TASK REQUIREMENTS:
Nothing in the records should differ when they are repeated. Restate them word for word.

AVAILABLE RECORDS:
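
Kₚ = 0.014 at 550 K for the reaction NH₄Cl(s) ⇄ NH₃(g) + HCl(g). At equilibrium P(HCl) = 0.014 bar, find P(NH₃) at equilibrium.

(NH₄Cl is a pure solid — omitted from Kₚ.)
At equilibrium, Kₚ = P(NH₃)·P(HCl) = 0.014.
(P(NH₃))·(0.014) = 0.014
P(NH₃) = 1.00 = 1.0 bar

P(NH₃) = 1.0 bar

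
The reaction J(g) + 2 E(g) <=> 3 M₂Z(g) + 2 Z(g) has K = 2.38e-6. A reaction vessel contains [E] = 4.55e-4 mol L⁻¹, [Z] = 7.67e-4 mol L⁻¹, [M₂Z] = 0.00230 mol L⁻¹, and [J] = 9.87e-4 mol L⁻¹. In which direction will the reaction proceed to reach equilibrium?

Q = [M₂Z]³·[Z]² / ([J]·[E]²) = (0.00230)³·(7.67e-4)² / ((9.87e-4)·(4.55e-4)²) = 3.50e-5
Q = 3.50e-5 > K = 2.38e-6, so the reverse reaction proceeds.

in the reverse direction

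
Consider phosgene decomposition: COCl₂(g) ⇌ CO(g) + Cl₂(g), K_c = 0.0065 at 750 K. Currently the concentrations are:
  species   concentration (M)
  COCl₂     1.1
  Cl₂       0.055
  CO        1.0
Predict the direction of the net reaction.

in the reverse direction

Q_c = [CO]·[Cl₂] / [COCl₂] = (1.0)·(0.055) / (1.1) = 0.050
Q_c = 0.050 > K_c = 0.0065, so the reverse reaction proceeds.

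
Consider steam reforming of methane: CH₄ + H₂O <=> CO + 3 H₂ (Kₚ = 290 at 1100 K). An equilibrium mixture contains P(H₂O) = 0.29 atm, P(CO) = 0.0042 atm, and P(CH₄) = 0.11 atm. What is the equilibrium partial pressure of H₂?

P(H₂) = 13 atm

At equilibrium, Kₚ = P(CO)·P(H₂)³ / (P(CH₄)·P(H₂O)) = 290.
(0.0042)·(P(H₂))³ / ((0.11)·(0.29)) = 290
P(H₂)³ = 2200 ⇒ P(H₂) = 13 atm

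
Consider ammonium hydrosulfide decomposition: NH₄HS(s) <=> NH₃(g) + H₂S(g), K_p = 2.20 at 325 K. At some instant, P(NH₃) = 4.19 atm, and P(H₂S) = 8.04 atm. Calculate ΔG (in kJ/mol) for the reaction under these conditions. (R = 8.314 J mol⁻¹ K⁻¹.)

ΔG = 7.37 kJ/mol

(NH₄HS is a pure solid — omitted from Q_p.)
Q_p = P(NH₃)·P(H₂S) = (4.19)·(8.04) = 33.7
ΔG = RT ln(Q_p/K_p) = (8.314 J mol⁻¹ K⁻¹)(325 K) × ln(33.7/2.20)
   = (2.702 kJ/mol)(2.729) = 7.37 kJ/mol
ΔG > 0, so the forward reaction is non-spontaneous (proceeds in reverse).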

RESULT FOR THIS EXERCISE:
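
Kₚ = 0.014 at 550 K for the reaction NH₄Cl(s) ⇄ NH₃(g) + HCl(g). At equilibrium P(HCl) = 0.014 bar, find P(NH₃) at equilibrium.

(NH₄Cl is a pure solid — omitted from Kₚ.)
At equilibrium, Kₚ = P(NH₃)·P(HCl) = 0.014.
(P(NH₃))·(0.014) = 0.014
P(NH₃) = 1.00 = 1.0 bar

P(NH₃) = 1.0 bar

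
The reaction J(g) + 2 E(g) <=> 3 M₂Z(g) + 2 Z(g) has K = 2.38e-6. A reaction vessel contains [E] = 4.55e-4 mol L⁻¹, [Z] = 7.67e-4 mol L⁻¹, [M₂Z] = 0.00230 mol L⁻¹, and [J] = 9.87e-4 mol L⁻¹. In which direction will the reaction proceed to reach equilibrium?

Q = [M₂Z]³·[Z]² / ([J]·[E]²) = (0.00230)³·(7.67e-4)² / ((9.87e-4)·(4.55e-4)²) = 3.50e-5
Q = 3.50e-5 > K = 2.38e-6, so the reverse reaction proceeds.

in the reverse direction

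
Consider phosgene decomposition: COCl₂(g) ⇌ CO(g) + Cl₂(g), K_c = 0.0065 at 750 K. Currently the concentrations are:
  species   concentration (M)
  COCl₂     1.1
  Cl₂       0.055
  CO        1.0
Predict the direction of the net reaction.

in the reverse direction

Q_c = [CO]·[Cl₂] / [COCl₂] = (1.0)·(0.055) / (1.1) = 0.050
Q_c = 0.050 > K_c = 0.0065, so the reverse reaction proceeds.

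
Consider steam reforming of methane: CH₄ + H₂O <=> CO + 3 H₂ (Kₚ = 290 at 1100 K). An equilibrium mixture contains P(H₂O) = 0.29 atm, P(CO) = 0.0042 atm, and P(CH₄) = 0.11 atm. What is the equilibrium partial pressure of H₂?

P(H₂) = 13 atm

At equilibrium, Kₚ = P(CO)·P(H₂)³ / (P(CH₄)·P(H₂O)) = 290.
(0.0042)·(P(H₂))³ / ((0.11)·(0.29)) = 290
P(H₂)³ = 2200 ⇒ P(H₂) = 13 atm

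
Consider ammonium hydrosulfide decomposition: NH₄HS(s) <=> NH₃(g) + H₂S(g), K_p = 2.20 at 325 K. At some instant, P(NH₃) = 4.19 atm, and P(H₂S) = 8.04 atm. Calculate ΔG (in kJ/mol) for the reaction under these conditions. (R = 8.314 J mol⁻¹ K⁻¹.)

ΔG = 7.37 kJ/mol

(NH₄HS is a pure solid — omitted from Q_p.)
Q_p = P(NH₃)·P(H₂S) = (4.19)·(8.04) = 33.7
ΔG = RT ln(Q_p/K_p) = (8.314 J mol⁻¹ K⁻¹)(325 K) × ln(33.7/2.20)
   = (2.702 kJ/mol)(2.729) = 7.37 kJ/mol
ΔG > 0, so the forward reaction is non-spontaneous (proceeds in reverse).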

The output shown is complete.